* The problem
Please transcribe the data that follows exactly, from its first line through the line that contains "Initially black cells: (4,9), (8,9).".

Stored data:
================================
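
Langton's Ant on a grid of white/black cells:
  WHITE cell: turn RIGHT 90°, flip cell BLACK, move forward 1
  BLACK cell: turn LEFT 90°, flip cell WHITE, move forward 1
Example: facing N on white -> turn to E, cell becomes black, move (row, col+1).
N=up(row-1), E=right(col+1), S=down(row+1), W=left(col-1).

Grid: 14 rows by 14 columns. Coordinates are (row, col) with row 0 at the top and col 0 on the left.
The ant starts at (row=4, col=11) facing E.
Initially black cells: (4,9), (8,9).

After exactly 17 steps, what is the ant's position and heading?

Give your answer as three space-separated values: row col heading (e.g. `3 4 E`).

Answer: 3 11 N

Derivation:
Step 1: on WHITE (4,11): turn R to S, flip to black, move to (5,11). |black|=3
Step 2: on WHITE (5,11): turn R to W, flip to black, move to (5,10). |black|=4
Step 3: on WHITE (5,10): turn R to N, flip to black, move to (4,10). |black|=5
Step 4: on WHITE (4,10): turn R to E, flip to black, move to (4,11). |black|=6
Step 5: on BLACK (4,11): turn L to N, flip to white, move to (3,11). |black|=5
Step 6: on WHITE (3,11): turn R to E, flip to black, move to (3,12). |black|=6
Step 7: on WHITE (3,12): turn R to S, flip to black, move to (4,12). |black|=7
Step 8: on WHITE (4,12): turn R to W, flip to black, move to (4,11). |black|=8
Step 9: on WHITE (4,11): turn R to N, flip to black, move to (3,11). |black|=9
Step 10: on BLACK (3,11): turn L to W, flip to white, move to (3,10). |black|=8
Step 11: on WHITE (3,10): turn R to N, flip to black, move to (2,10). |black|=9
Step 12: on WHITE (2,10): turn R to E, flip to black, move to (2,11). |black|=10
Step 13: on WHITE (2,11): turn R to S, flip to black, move to (3,11). |black|=11
Step 14: on WHITE (3,11): turn R to W, flip to black, move to (3,10). |black|=12
Step 15: on BLACK (3,10): turn L to S, flip to white, move to (4,10). |black|=11
Step 16: on BLACK (4,10): turn L to E, flip to white, move to (4,11). |black|=10
Step 17: on BLACK (4,11): turn L to N, flip to white, move to (3,11). |black|=9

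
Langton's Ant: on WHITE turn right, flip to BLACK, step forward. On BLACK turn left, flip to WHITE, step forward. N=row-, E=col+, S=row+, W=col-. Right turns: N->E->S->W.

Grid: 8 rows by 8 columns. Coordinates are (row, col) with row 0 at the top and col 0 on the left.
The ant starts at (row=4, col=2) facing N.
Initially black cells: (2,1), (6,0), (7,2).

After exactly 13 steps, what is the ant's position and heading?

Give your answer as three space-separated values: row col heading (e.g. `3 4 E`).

Answer: 4 1 E

Derivation:
Step 1: on WHITE (4,2): turn R to E, flip to black, move to (4,3). |black|=4
Step 2: on WHITE (4,3): turn R to S, flip to black, move to (5,3). |black|=5
Step 3: on WHITE (5,3): turn R to W, flip to black, move to (5,2). |black|=6
Step 4: on WHITE (5,2): turn R to N, flip to black, move to (4,2). |black|=7
Step 5: on BLACK (4,2): turn L to W, flip to white, move to (4,1). |black|=6
Step 6: on WHITE (4,1): turn R to N, flip to black, move to (3,1). |black|=7
Step 7: on WHITE (3,1): turn R to E, flip to black, move to (3,2). |black|=8
Step 8: on WHITE (3,2): turn R to S, flip to black, move to (4,2). |black|=9
Step 9: on WHITE (4,2): turn R to W, flip to black, move to (4,1). |black|=10
Step 10: on BLACK (4,1): turn L to S, flip to white, move to (5,1). |black|=9
Step 11: on WHITE (5,1): turn R to W, flip to black, move to (5,0). |black|=10
Step 12: on WHITE (5,0): turn R to N, flip to black, move to (4,0). |black|=11
Step 13: on WHITE (4,0): turn R to E, flip to black, move to (4,1). |black|=12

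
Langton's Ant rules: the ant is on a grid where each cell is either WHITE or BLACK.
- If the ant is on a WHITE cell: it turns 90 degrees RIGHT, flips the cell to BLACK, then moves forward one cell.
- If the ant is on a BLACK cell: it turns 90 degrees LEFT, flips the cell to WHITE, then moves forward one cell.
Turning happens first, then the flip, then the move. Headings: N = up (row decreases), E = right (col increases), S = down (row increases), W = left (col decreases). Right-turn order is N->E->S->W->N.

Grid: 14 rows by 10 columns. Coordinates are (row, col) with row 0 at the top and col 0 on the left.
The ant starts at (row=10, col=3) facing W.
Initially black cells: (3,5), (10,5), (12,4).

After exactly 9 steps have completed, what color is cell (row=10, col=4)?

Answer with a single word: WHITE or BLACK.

Answer: BLACK

Derivation:
Step 1: on WHITE (10,3): turn R to N, flip to black, move to (9,3). |black|=4
Step 2: on WHITE (9,3): turn R to E, flip to black, move to (9,4). |black|=5
Step 3: on WHITE (9,4): turn R to S, flip to black, move to (10,4). |black|=6
Step 4: on WHITE (10,4): turn R to W, flip to black, move to (10,3). |black|=7
Step 5: on BLACK (10,3): turn L to S, flip to white, move to (11,3). |black|=6
Step 6: on WHITE (11,3): turn R to W, flip to black, move to (11,2). |black|=7
Step 7: on WHITE (11,2): turn R to N, flip to black, move to (10,2). |black|=8
Step 8: on WHITE (10,2): turn R to E, flip to black, move to (10,3). |black|=9
Step 9: on WHITE (10,3): turn R to S, flip to black, move to (11,3). |black|=10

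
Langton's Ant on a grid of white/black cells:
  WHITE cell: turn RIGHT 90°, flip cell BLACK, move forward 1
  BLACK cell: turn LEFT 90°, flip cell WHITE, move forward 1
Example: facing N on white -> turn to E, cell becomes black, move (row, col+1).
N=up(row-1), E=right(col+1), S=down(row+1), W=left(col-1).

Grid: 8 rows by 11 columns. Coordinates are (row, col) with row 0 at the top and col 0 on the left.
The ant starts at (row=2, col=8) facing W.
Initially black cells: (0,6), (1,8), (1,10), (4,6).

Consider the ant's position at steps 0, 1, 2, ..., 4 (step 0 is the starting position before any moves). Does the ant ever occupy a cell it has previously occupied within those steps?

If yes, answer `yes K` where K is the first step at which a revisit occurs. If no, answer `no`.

Answer: no

Derivation:
Step 1: on WHITE (2,8): turn R to N, flip to black, move to (1,8). |black|=5 — new cell
Step 2: on BLACK (1,8): turn L to W, flip to white, move to (1,7). |black|=4 — new cell
Step 3: on WHITE (1,7): turn R to N, flip to black, move to (0,7). |black|=5 — new cell
Step 4: on WHITE (0,7): turn R to E, flip to black, move to (0,8). |black|=6 — new cell
No revisit within 4 steps.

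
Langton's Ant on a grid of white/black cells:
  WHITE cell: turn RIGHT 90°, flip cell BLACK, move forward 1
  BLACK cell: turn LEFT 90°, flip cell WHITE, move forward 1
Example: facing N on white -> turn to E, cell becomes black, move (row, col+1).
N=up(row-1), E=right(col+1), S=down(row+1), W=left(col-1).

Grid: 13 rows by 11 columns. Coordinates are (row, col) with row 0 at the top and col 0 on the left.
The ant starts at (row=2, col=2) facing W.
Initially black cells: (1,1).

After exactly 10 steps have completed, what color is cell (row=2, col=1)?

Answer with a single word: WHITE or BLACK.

Step 1: on WHITE (2,2): turn R to N, flip to black, move to (1,2). |black|=2
Step 2: on WHITE (1,2): turn R to E, flip to black, move to (1,3). |black|=3
Step 3: on WHITE (1,3): turn R to S, flip to black, move to (2,3). |black|=4
Step 4: on WHITE (2,3): turn R to W, flip to black, move to (2,2). |black|=5
Step 5: on BLACK (2,2): turn L to S, flip to white, move to (3,2). |black|=4
Step 6: on WHITE (3,2): turn R to W, flip to black, move to (3,1). |black|=5
Step 7: on WHITE (3,1): turn R to N, flip to black, move to (2,1). |black|=6
Step 8: on WHITE (2,1): turn R to E, flip to black, move to (2,2). |black|=7
Step 9: on WHITE (2,2): turn R to S, flip to black, move to (3,2). |black|=8
Step 10: on BLACK (3,2): turn L to E, flip to white, move to (3,3). |black|=7

Answer: BLACK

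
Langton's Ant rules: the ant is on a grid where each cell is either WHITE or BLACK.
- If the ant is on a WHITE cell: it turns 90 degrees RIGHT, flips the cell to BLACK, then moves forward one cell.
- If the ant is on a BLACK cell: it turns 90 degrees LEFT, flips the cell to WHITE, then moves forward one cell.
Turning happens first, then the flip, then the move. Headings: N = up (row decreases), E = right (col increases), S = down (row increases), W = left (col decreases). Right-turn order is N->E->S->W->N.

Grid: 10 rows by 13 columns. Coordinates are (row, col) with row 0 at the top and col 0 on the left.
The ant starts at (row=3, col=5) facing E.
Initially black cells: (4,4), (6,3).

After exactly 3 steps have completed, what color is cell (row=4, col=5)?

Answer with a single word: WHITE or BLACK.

Answer: BLACK

Derivation:
Step 1: on WHITE (3,5): turn R to S, flip to black, move to (4,5). |black|=3
Step 2: on WHITE (4,5): turn R to W, flip to black, move to (4,4). |black|=4
Step 3: on BLACK (4,4): turn L to S, flip to white, move to (5,4). |black|=3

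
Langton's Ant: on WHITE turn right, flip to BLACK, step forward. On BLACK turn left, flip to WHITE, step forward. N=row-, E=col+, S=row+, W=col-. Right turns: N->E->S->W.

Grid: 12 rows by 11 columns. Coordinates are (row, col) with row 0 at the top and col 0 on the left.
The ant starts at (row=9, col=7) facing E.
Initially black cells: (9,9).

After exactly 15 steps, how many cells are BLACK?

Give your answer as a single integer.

Answer: 10

Derivation:
Step 1: on WHITE (9,7): turn R to S, flip to black, move to (10,7). |black|=2
Step 2: on WHITE (10,7): turn R to W, flip to black, move to (10,6). |black|=3
Step 3: on WHITE (10,6): turn R to N, flip to black, move to (9,6). |black|=4
Step 4: on WHITE (9,6): turn R to E, flip to black, move to (9,7). |black|=5
Step 5: on BLACK (9,7): turn L to N, flip to white, move to (8,7). |black|=4
Step 6: on WHITE (8,7): turn R to E, flip to black, move to (8,8). |black|=5
Step 7: on WHITE (8,8): turn R to S, flip to black, move to (9,8). |black|=6
Step 8: on WHITE (9,8): turn R to W, flip to black, move to (9,7). |black|=7
Step 9: on WHITE (9,7): turn R to N, flip to black, move to (8,7). |black|=8
Step 10: on BLACK (8,7): turn L to W, flip to white, move to (8,6). |black|=7
Step 11: on WHITE (8,6): turn R to N, flip to black, move to (7,6). |black|=8
Step 12: on WHITE (7,6): turn R to E, flip to black, move to (7,7). |black|=9
Step 13: on WHITE (7,7): turn R to S, flip to black, move to (8,7). |black|=10
Step 14: on WHITE (8,7): turn R to W, flip to black, move to (8,6). |black|=11
Step 15: on BLACK (8,6): turn L to S, flip to white, move to (9,6). |black|=10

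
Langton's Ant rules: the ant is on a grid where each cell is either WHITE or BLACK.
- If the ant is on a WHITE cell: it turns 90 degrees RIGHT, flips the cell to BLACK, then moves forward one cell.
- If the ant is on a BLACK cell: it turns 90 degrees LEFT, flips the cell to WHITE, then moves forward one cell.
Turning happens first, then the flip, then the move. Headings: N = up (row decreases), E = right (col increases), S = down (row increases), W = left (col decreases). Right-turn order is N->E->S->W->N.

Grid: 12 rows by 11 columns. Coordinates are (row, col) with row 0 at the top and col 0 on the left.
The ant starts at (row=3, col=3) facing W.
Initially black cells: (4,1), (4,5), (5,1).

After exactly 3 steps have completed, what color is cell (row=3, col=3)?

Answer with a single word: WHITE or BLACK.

Step 1: on WHITE (3,3): turn R to N, flip to black, move to (2,3). |black|=4
Step 2: on WHITE (2,3): turn R to E, flip to black, move to (2,4). |black|=5
Step 3: on WHITE (2,4): turn R to S, flip to black, move to (3,4). |black|=6

Answer: BLACK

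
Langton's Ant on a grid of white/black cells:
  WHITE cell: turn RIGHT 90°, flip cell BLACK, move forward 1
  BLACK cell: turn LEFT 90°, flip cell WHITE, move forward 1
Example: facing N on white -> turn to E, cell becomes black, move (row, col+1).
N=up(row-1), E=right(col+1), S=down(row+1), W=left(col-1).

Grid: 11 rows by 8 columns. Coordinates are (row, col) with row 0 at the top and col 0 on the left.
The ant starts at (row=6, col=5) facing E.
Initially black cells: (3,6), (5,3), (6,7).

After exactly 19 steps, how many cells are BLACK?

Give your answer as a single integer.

Step 1: on WHITE (6,5): turn R to S, flip to black, move to (7,5). |black|=4
Step 2: on WHITE (7,5): turn R to W, flip to black, move to (7,4). |black|=5
Step 3: on WHITE (7,4): turn R to N, flip to black, move to (6,4). |black|=6
Step 4: on WHITE (6,4): turn R to E, flip to black, move to (6,5). |black|=7
Step 5: on BLACK (6,5): turn L to N, flip to white, move to (5,5). |black|=6
Step 6: on WHITE (5,5): turn R to E, flip to black, move to (5,6). |black|=7
Step 7: on WHITE (5,6): turn R to S, flip to black, move to (6,6). |black|=8
Step 8: on WHITE (6,6): turn R to W, flip to black, move to (6,5). |black|=9
Step 9: on WHITE (6,5): turn R to N, flip to black, move to (5,5). |black|=10
Step 10: on BLACK (5,5): turn L to W, flip to white, move to (5,4). |black|=9
Step 11: on WHITE (5,4): turn R to N, flip to black, move to (4,4). |black|=10
Step 12: on WHITE (4,4): turn R to E, flip to black, move to (4,5). |black|=11
Step 13: on WHITE (4,5): turn R to S, flip to black, move to (5,5). |black|=12
Step 14: on WHITE (5,5): turn R to W, flip to black, move to (5,4). |black|=13
Step 15: on BLACK (5,4): turn L to S, flip to white, move to (6,4). |black|=12
Step 16: on BLACK (6,4): turn L to E, flip to white, move to (6,5). |black|=11
Step 17: on BLACK (6,5): turn L to N, flip to white, move to (5,5). |black|=10
Step 18: on BLACK (5,5): turn L to W, flip to white, move to (5,4). |black|=9
Step 19: on WHITE (5,4): turn R to N, flip to black, move to (4,4). |black|=10

Answer: 10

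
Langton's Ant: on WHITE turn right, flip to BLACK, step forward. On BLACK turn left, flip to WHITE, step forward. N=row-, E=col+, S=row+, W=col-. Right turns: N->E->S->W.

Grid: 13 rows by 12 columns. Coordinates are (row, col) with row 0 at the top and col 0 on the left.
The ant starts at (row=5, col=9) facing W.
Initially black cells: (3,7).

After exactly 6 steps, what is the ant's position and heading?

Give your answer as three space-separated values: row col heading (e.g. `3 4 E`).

Answer: 6 8 W

Derivation:
Step 1: on WHITE (5,9): turn R to N, flip to black, move to (4,9). |black|=2
Step 2: on WHITE (4,9): turn R to E, flip to black, move to (4,10). |black|=3
Step 3: on WHITE (4,10): turn R to S, flip to black, move to (5,10). |black|=4
Step 4: on WHITE (5,10): turn R to W, flip to black, move to (5,9). |black|=5
Step 5: on BLACK (5,9): turn L to S, flip to white, move to (6,9). |black|=4
Step 6: on WHITE (6,9): turn R to W, flip to black, move to (6,8). |black|=5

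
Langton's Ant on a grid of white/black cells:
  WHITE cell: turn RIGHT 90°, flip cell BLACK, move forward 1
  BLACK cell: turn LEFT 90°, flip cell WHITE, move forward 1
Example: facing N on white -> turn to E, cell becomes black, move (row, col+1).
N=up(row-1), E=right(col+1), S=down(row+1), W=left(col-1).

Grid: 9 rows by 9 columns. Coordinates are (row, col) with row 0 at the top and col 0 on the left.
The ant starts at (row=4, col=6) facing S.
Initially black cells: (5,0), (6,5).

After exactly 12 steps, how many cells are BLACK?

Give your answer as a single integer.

Answer: 10

Derivation:
Step 1: on WHITE (4,6): turn R to W, flip to black, move to (4,5). |black|=3
Step 2: on WHITE (4,5): turn R to N, flip to black, move to (3,5). |black|=4
Step 3: on WHITE (3,5): turn R to E, flip to black, move to (3,6). |black|=5
Step 4: on WHITE (3,6): turn R to S, flip to black, move to (4,6). |black|=6
Step 5: on BLACK (4,6): turn L to E, flip to white, move to (4,7). |black|=5
Step 6: on WHITE (4,7): turn R to S, flip to black, move to (5,7). |black|=6
Step 7: on WHITE (5,7): turn R to W, flip to black, move to (5,6). |black|=7
Step 8: on WHITE (5,6): turn R to N, flip to black, move to (4,6). |black|=8
Step 9: on WHITE (4,6): turn R to E, flip to black, move to (4,7). |black|=9
Step 10: on BLACK (4,7): turn L to N, flip to white, move to (3,7). |black|=8
Step 11: on WHITE (3,7): turn R to E, flip to black, move to (3,8). |black|=9
Step 12: on WHITE (3,8): turn R to S, flip to black, move to (4,8). |black|=10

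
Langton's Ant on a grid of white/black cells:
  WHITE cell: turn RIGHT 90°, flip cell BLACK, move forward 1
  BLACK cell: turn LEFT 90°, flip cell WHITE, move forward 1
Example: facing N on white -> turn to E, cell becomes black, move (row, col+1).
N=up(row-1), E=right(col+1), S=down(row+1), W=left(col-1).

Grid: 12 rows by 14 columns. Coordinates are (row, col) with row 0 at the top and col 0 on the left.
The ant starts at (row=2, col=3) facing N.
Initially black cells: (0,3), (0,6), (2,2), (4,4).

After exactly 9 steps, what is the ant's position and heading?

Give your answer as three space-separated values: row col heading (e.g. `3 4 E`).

Answer: 2 2 E

Derivation:
Step 1: on WHITE (2,3): turn R to E, flip to black, move to (2,4). |black|=5
Step 2: on WHITE (2,4): turn R to S, flip to black, move to (3,4). |black|=6
Step 3: on WHITE (3,4): turn R to W, flip to black, move to (3,3). |black|=7
Step 4: on WHITE (3,3): turn R to N, flip to black, move to (2,3). |black|=8
Step 5: on BLACK (2,3): turn L to W, flip to white, move to (2,2). |black|=7
Step 6: on BLACK (2,2): turn L to S, flip to white, move to (3,2). |black|=6
Step 7: on WHITE (3,2): turn R to W, flip to black, move to (3,1). |black|=7
Step 8: on WHITE (3,1): turn R to N, flip to black, move to (2,1). |black|=8
Step 9: on WHITE (2,1): turn R to E, flip to black, move to (2,2). |black|=9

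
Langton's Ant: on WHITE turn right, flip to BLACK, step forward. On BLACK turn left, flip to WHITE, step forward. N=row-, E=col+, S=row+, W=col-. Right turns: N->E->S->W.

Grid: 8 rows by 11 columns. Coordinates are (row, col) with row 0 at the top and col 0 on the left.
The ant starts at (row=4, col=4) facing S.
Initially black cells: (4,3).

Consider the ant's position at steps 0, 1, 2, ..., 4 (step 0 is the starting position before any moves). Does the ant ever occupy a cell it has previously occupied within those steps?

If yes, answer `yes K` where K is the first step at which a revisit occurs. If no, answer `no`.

Step 1: on WHITE (4,4): turn R to W, flip to black, move to (4,3). |black|=2 — new cell
Step 2: on BLACK (4,3): turn L to S, flip to white, move to (5,3). |black|=1 — new cell
Step 3: on WHITE (5,3): turn R to W, flip to black, move to (5,2). |black|=2 — new cell
Step 4: on WHITE (5,2): turn R to N, flip to black, move to (4,2). |black|=3 — new cell
No revisit within 4 steps.

Answer: no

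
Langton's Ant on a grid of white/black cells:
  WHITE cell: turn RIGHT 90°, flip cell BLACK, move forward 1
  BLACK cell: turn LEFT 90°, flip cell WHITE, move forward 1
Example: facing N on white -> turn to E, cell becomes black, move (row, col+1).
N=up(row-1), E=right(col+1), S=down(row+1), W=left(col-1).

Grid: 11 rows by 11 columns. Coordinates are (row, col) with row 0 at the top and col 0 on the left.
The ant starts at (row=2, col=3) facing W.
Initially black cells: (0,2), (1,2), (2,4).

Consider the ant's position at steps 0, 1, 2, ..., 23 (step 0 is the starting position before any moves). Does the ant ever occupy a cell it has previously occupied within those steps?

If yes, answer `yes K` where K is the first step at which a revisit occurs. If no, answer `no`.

Answer: yes 7

Derivation:
Step 1: on WHITE (2,3): turn R to N, flip to black, move to (1,3). |black|=4 — new cell
Step 2: on WHITE (1,3): turn R to E, flip to black, move to (1,4). |black|=5 — new cell
Step 3: on WHITE (1,4): turn R to S, flip to black, move to (2,4). |black|=6 — new cell
Step 4: on BLACK (2,4): turn L to E, flip to white, move to (2,5). |black|=5 — new cell
Step 5: on WHITE (2,5): turn R to S, flip to black, move to (3,5). |black|=6 — new cell
Step 6: on WHITE (3,5): turn R to W, flip to black, move to (3,4). |black|=7 — new cell
Step 7: on WHITE (3,4): turn R to N, flip to black, move to (2,4). |black|=8 — REVISIT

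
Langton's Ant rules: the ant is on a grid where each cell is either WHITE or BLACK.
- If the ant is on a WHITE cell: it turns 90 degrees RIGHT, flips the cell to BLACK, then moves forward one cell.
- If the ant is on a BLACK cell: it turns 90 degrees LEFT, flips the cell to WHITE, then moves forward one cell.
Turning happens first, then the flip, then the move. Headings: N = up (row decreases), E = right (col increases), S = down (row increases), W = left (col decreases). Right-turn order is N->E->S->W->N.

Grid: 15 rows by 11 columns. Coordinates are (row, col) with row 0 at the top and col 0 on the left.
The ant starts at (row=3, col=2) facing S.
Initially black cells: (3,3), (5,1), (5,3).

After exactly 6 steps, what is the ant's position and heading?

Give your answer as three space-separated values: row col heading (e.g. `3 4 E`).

Answer: 2 3 N

Derivation:
Step 1: on WHITE (3,2): turn R to W, flip to black, move to (3,1). |black|=4
Step 2: on WHITE (3,1): turn R to N, flip to black, move to (2,1). |black|=5
Step 3: on WHITE (2,1): turn R to E, flip to black, move to (2,2). |black|=6
Step 4: on WHITE (2,2): turn R to S, flip to black, move to (3,2). |black|=7
Step 5: on BLACK (3,2): turn L to E, flip to white, move to (3,3). |black|=6
Step 6: on BLACK (3,3): turn L to N, flip to white, move to (2,3). |black|=5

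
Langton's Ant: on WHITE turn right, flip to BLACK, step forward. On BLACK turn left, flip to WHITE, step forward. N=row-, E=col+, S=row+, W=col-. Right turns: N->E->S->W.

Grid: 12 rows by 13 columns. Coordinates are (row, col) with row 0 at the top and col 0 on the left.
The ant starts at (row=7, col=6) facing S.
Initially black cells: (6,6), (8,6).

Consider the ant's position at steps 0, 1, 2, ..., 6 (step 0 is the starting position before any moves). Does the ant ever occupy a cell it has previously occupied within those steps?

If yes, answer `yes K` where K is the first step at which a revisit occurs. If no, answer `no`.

Step 1: on WHITE (7,6): turn R to W, flip to black, move to (7,5). |black|=3 — new cell
Step 2: on WHITE (7,5): turn R to N, flip to black, move to (6,5). |black|=4 — new cell
Step 3: on WHITE (6,5): turn R to E, flip to black, move to (6,6). |black|=5 — new cell
Step 4: on BLACK (6,6): turn L to N, flip to white, move to (5,6). |black|=4 — new cell
Step 5: on WHITE (5,6): turn R to E, flip to black, move to (5,7). |black|=5 — new cell
Step 6: on WHITE (5,7): turn R to S, flip to black, move to (6,7). |black|=6 — new cell
No revisit within 6 steps.

Answer: no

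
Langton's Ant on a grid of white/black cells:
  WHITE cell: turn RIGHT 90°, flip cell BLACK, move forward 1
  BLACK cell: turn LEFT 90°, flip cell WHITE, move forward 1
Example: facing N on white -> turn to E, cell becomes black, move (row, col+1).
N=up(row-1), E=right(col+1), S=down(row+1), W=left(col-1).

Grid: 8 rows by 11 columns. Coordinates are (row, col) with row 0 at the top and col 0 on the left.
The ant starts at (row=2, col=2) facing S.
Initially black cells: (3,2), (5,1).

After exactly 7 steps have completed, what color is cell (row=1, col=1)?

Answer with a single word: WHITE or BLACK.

Answer: BLACK

Derivation:
Step 1: on WHITE (2,2): turn R to W, flip to black, move to (2,1). |black|=3
Step 2: on WHITE (2,1): turn R to N, flip to black, move to (1,1). |black|=4
Step 3: on WHITE (1,1): turn R to E, flip to black, move to (1,2). |black|=5
Step 4: on WHITE (1,2): turn R to S, flip to black, move to (2,2). |black|=6
Step 5: on BLACK (2,2): turn L to E, flip to white, move to (2,3). |black|=5
Step 6: on WHITE (2,3): turn R to S, flip to black, move to (3,3). |black|=6
Step 7: on WHITE (3,3): turn R to W, flip to black, move to (3,2). |black|=7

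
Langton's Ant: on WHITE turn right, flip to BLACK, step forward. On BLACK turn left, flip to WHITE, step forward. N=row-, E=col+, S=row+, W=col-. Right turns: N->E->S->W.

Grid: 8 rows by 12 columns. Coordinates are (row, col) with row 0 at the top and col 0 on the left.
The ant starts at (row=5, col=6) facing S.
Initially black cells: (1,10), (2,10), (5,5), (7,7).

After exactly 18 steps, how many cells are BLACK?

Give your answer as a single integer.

Answer: 6

Derivation:
Step 1: on WHITE (5,6): turn R to W, flip to black, move to (5,5). |black|=5
Step 2: on BLACK (5,5): turn L to S, flip to white, move to (6,5). |black|=4
Step 3: on WHITE (6,5): turn R to W, flip to black, move to (6,4). |black|=5
Step 4: on WHITE (6,4): turn R to N, flip to black, move to (5,4). |black|=6
Step 5: on WHITE (5,4): turn R to E, flip to black, move to (5,5). |black|=7
Step 6: on WHITE (5,5): turn R to S, flip to black, move to (6,5). |black|=8
Step 7: on BLACK (6,5): turn L to E, flip to white, move to (6,6). |black|=7
Step 8: on WHITE (6,6): turn R to S, flip to black, move to (7,6). |black|=8
Step 9: on WHITE (7,6): turn R to W, flip to black, move to (7,5). |black|=9
Step 10: on WHITE (7,5): turn R to N, flip to black, move to (6,5). |black|=10
Step 11: on WHITE (6,5): turn R to E, flip to black, move to (6,6). |black|=11
Step 12: on BLACK (6,6): turn L to N, flip to white, move to (5,6). |black|=10
Step 13: on BLACK (5,6): turn L to W, flip to white, move to (5,5). |black|=9
Step 14: on BLACK (5,5): turn L to S, flip to white, move to (6,5). |black|=8
Step 15: on BLACK (6,5): turn L to E, flip to white, move to (6,6). |black|=7
Step 16: on WHITE (6,6): turn R to S, flip to black, move to (7,6). |black|=8
Step 17: on BLACK (7,6): turn L to E, flip to white, move to (7,7). |black|=7
Step 18: on BLACK (7,7): turn L to N, flip to white, move to (6,7). |black|=6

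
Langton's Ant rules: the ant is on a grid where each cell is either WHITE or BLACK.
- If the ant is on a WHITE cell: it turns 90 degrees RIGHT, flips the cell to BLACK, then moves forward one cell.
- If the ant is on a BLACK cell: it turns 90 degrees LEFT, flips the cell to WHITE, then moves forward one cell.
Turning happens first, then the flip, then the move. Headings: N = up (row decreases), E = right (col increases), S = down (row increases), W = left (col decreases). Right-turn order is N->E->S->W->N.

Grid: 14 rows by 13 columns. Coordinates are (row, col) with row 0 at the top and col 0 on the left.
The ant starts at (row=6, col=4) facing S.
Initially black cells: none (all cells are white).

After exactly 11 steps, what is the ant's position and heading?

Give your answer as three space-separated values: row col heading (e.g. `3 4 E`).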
================================
* Reply to the exercise
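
Langton's Ant on a grid of white/black cells:
  WHITE cell: turn RIGHT 90°, flip cell BLACK, move forward 1
  BLACK cell: turn LEFT 90°, flip cell WHITE, move forward 1
Example: facing N on white -> turn to E, cell becomes black, move (row, col+1).
N=up(row-1), E=right(col+1), S=down(row+1), W=left(col-1).

Grid: 14 rows by 14 columns. Coordinates are (row, col) with row 0 at the top and col 0 on the left.
The ant starts at (row=4, col=11) facing E.
Initially black cells: (4,9), (8,9).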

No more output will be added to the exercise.